*** Opening of INFORMATION GIVEN ***

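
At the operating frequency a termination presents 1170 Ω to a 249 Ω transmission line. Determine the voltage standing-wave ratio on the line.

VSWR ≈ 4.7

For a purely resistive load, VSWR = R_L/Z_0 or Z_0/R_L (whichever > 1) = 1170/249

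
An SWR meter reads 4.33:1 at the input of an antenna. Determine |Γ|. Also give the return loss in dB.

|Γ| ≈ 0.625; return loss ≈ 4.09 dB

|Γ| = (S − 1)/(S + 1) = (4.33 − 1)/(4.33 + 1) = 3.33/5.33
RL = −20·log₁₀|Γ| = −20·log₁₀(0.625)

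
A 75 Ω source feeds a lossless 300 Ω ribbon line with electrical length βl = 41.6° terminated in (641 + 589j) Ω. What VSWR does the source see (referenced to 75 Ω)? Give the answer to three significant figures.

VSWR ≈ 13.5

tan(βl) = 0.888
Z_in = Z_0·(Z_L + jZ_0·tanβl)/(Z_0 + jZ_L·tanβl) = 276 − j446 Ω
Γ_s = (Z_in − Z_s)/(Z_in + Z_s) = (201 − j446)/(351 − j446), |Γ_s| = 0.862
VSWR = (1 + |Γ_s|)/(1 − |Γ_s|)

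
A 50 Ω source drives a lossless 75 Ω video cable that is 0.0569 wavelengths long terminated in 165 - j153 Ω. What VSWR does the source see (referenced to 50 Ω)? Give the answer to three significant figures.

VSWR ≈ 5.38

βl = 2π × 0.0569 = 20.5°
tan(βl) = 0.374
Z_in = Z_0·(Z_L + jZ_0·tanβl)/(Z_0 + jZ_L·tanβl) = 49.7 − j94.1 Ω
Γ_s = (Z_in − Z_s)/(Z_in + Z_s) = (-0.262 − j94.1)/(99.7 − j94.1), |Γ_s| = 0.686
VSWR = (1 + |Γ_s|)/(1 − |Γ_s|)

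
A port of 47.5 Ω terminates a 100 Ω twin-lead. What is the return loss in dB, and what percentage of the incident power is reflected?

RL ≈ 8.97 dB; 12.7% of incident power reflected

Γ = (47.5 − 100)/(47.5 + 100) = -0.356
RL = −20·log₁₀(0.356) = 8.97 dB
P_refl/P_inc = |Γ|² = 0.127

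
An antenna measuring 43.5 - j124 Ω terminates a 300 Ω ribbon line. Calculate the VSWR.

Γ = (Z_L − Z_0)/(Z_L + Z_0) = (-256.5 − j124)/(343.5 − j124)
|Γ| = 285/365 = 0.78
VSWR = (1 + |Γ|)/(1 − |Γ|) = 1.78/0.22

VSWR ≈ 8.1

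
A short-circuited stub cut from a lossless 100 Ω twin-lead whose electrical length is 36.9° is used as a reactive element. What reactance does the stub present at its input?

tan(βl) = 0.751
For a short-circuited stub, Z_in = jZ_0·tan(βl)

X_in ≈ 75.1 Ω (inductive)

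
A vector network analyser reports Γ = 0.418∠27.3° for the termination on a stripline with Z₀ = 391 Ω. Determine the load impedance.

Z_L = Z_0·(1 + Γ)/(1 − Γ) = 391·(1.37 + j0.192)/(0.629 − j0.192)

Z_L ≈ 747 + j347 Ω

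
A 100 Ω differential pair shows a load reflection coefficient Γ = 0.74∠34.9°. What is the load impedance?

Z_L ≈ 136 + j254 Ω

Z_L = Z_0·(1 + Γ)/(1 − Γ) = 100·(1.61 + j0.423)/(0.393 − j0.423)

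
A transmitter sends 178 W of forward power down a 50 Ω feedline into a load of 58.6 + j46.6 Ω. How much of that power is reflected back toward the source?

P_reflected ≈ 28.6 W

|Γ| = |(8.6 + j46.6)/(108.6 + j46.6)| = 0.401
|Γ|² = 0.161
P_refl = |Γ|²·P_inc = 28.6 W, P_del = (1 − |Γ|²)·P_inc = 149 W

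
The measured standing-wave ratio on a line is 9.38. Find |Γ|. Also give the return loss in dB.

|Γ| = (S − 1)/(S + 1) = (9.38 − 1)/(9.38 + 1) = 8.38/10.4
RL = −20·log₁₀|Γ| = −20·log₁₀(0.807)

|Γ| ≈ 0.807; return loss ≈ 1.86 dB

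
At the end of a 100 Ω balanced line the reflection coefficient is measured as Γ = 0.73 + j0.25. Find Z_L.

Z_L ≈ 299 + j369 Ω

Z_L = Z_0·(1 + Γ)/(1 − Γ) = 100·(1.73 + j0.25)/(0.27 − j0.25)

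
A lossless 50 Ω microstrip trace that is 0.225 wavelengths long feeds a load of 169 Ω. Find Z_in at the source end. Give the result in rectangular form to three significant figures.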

*** Close of INFORMATION GIVEN ***

### EXERCISE DIRECTIONS
Could you restate every record above word for word?

### RESULT OF THIS TASK
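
At the operating frequency a termination presents 1170 Ω to a 249 Ω transmission line. Determine the voltage standing-wave ratio on the line.

VSWR ≈ 4.7

For a purely resistive load, VSWR = R_L/Z_0 or Z_0/R_L (whichever > 1) = 1170/249

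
An SWR meter reads 4.33:1 at the input of an antenna. Determine |Γ|. Also give the return loss in dB.

|Γ| ≈ 0.625; return loss ≈ 4.09 dB

|Γ| = (S − 1)/(S + 1) = (4.33 − 1)/(4.33 + 1) = 3.33/5.33
RL = −20·log₁₀|Γ| = −20·log₁₀(0.625)

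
A 75 Ω source feeds a lossless 300 Ω ribbon line with electrical length βl = 41.6° terminated in (641 + 589j) Ω. What VSWR does the source see (referenced to 75 Ω)? Give the answer to three significant figures.

VSWR ≈ 13.5

tan(βl) = 0.888
Z_in = Z_0·(Z_L + jZ_0·tanβl)/(Z_0 + jZ_L·tanβl) = 276 − j446 Ω
Γ_s = (Z_in − Z_s)/(Z_in + Z_s) = (201 − j446)/(351 − j446), |Γ_s| = 0.862
VSWR = (1 + |Γ_s|)/(1 − |Γ_s|)

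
A 50 Ω source drives a lossless 75 Ω video cable that is 0.0569 wavelengths long terminated in 165 - j153 Ω. What VSWR does the source see (referenced to 50 Ω)? Give the answer to three significant figures.

VSWR ≈ 5.38

βl = 2π × 0.0569 = 20.5°
tan(βl) = 0.374
Z_in = Z_0·(Z_L + jZ_0·tanβl)/(Z_0 + jZ_L·tanβl) = 49.7 − j94.1 Ω
Γ_s = (Z_in − Z_s)/(Z_in + Z_s) = (-0.262 − j94.1)/(99.7 − j94.1), |Γ_s| = 0.686
VSWR = (1 + |Γ_s|)/(1 − |Γ_s|)

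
A port of 47.5 Ω terminates a 100 Ω twin-lead. What is the return loss in dB, and what percentage of the incident power is reflected?

RL ≈ 8.97 dB; 12.7% of incident power reflected

Γ = (47.5 − 100)/(47.5 + 100) = -0.356
RL = −20·log₁₀(0.356) = 8.97 dB
P_refl/P_inc = |Γ|² = 0.127

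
An antenna measuring 43.5 - j124 Ω terminates a 300 Ω ribbon line. Calculate the VSWR.

Γ = (Z_L − Z_0)/(Z_L + Z_0) = (-256.5 − j124)/(343.5 − j124)
|Γ| = 285/365 = 0.78
VSWR = (1 + |Γ|)/(1 − |Γ|) = 1.78/0.22

VSWR ≈ 8.1

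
A short-circuited stub cut from a lossless 100 Ω twin-lead whose electrical length is 36.9° is used as a reactive element. What reactance does the stub present at its input?

tan(βl) = 0.751
For a short-circuited stub, Z_in = jZ_0·tan(βl)

X_in ≈ 75.1 Ω (inductive)

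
A vector network analyser reports Γ = 0.418∠27.3° for the termination on a stripline with Z₀ = 391 Ω. Determine the load impedance.

Z_L = Z_0·(1 + Γ)/(1 − Γ) = 391·(1.37 + j0.192)/(0.629 − j0.192)

Z_L ≈ 747 + j347 Ω

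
A 100 Ω differential pair shows a load reflection coefficient Γ = 0.74∠34.9°. What is the load impedance?

Z_L ≈ 136 + j254 Ω

Z_L = Z_0·(1 + Γ)/(1 − Γ) = 100·(1.61 + j0.423)/(0.393 − j0.423)

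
A transmitter sends 178 W of forward power down a 50 Ω feedline into a load of 58.6 + j46.6 Ω. How much of that power is reflected back toward the source?

P_reflected ≈ 28.6 W

|Γ| = |(8.6 + j46.6)/(108.6 + j46.6)| = 0.401
|Γ|² = 0.161
P_refl = |Γ|²·P_inc = 28.6 W, P_del = (1 − |Γ|²)·P_inc = 149 W

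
The measured standing-wave ratio on a line is 9.38. Find |Γ|. Also give the return loss in dB.

|Γ| = (S − 1)/(S + 1) = (9.38 − 1)/(9.38 + 1) = 8.38/10.4
RL = −20·log₁₀|Γ| = −20·log₁₀(0.807)

|Γ| ≈ 0.807; return loss ≈ 1.86 dB

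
At the end of a 100 Ω balanced line the reflection coefficient is measured as Γ = 0.73 + j0.25. Find Z_L.

Z_L ≈ 299 + j369 Ω

Z_L = Z_0·(1 + Γ)/(1 − Γ) = 100·(1.73 + j0.25)/(0.27 − j0.25)

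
A lossless 50 Ω microstrip trace that is 0.225 wavelengths long feeds a load of 169 Ω. Find Z_in at the source end. Give the result in rectangular form to three significant figures.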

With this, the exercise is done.